Exercise prompt:
Each entry below is to be copied verbatim, with no line missing.

[Data excerpts]
- - - -
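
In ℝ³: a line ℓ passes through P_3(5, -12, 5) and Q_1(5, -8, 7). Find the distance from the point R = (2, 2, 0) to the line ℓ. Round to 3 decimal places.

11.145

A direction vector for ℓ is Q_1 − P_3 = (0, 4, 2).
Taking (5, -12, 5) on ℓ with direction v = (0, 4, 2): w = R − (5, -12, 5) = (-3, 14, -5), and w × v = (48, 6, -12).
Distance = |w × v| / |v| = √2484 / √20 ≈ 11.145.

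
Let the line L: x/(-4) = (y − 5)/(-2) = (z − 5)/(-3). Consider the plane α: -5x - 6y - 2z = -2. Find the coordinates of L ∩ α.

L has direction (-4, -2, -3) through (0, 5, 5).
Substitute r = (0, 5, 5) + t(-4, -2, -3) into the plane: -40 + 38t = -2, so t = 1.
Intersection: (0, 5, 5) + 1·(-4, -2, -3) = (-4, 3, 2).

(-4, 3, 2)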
- - - -
Exercise result:
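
In ℝ³: a line ℓ passes through P_3(5, -12, 5) and Q_1(5, -8, 7). Find the distance from the point R = (2, 2, 0) to the line ℓ. Round to 3 decimal places.

11.145

A direction vector for ℓ is Q_1 − P_3 = (0, 4, 2).
Taking (5, -12, 5) on ℓ with direction v = (0, 4, 2): w = R − (5, -12, 5) = (-3, 14, -5), and w × v = (48, 6, -12).
Distance = |w × v| / |v| = √2484 / √20 ≈ 11.145.

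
Let the line L: x/(-4) = (y − 5)/(-2) = (z − 5)/(-3). Consider the plane α: -5x - 6y - 2z = -2. Find the coordinates of L ∩ α.

L has direction (-4, -2, -3) through (0, 5, 5).
Substitute r = (0, 5, 5) + t(-4, -2, -3) into the plane: -40 + 38t = -2, so t = 1.
Intersection: (0, 5, 5) + 1·(-4, -2, -3) = (-4, 3, 2).

(-4, 3, 2)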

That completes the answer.